[Opening Raw data section]

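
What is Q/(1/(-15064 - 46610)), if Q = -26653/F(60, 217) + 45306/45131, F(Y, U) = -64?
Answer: -37182518428299/1444192 ≈ -2.5746e+7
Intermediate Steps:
Q = 1205776127/2888384 (Q = -26653/(-64) + 45306/45131 = -26653*(-1/64) + 45306*(1/45131) = 26653/64 + 45306/45131 = 1205776127/2888384 ≈ 417.46)
Q/(1/(-15064 - 46610)) = 1205776127/(2888384*(1/(-15064 - 46610))) = 1205776127/(2888384*(1/(-61674))) = 1205776127/(2888384*(-1/61674)) = (1205776127/2888384)*(-61674) = -37182518428299/1444192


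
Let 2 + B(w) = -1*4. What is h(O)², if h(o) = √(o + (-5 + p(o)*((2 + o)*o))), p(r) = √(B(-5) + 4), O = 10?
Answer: 5 + 120*I*√2 ≈ 5.0 + 169.71*I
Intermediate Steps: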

[Closing Raw data section]

Could you write out all of the entries precisely as they stand?

- _Solution for this exercise_
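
What is Q/(1/(-15064 - 46610)), if Q = -26653/F(60, 217) + 45306/45131, F(Y, U) = -64?
Answer: -37182518428299/1444192 ≈ -2.5746e+7
Intermediate Steps:
Q = 1205776127/2888384 (Q = -26653/(-64) + 45306/45131 = -26653*(-1/64) + 45306*(1/45131) = 26653/64 + 45306/45131 = 1205776127/2888384 ≈ 417.46)
Q/(1/(-15064 - 46610)) = 1205776127/(2888384*(1/(-15064 - 46610))) = 1205776127/(2888384*(1/(-61674))) = 1205776127/(2888384*(-1/61674)) = (1205776127/2888384)*(-61674) = -37182518428299/1444192


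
Let 2 + B(w) = -1*4. What is h(O)², if h(o) = √(o + (-5 + p(o)*((2 + o)*o))), p(r) = √(B(-5) + 4), O = 10?
Answer: 5 + 120*I*√2 ≈ 5.0 + 169.71*I
Intermediate Steps: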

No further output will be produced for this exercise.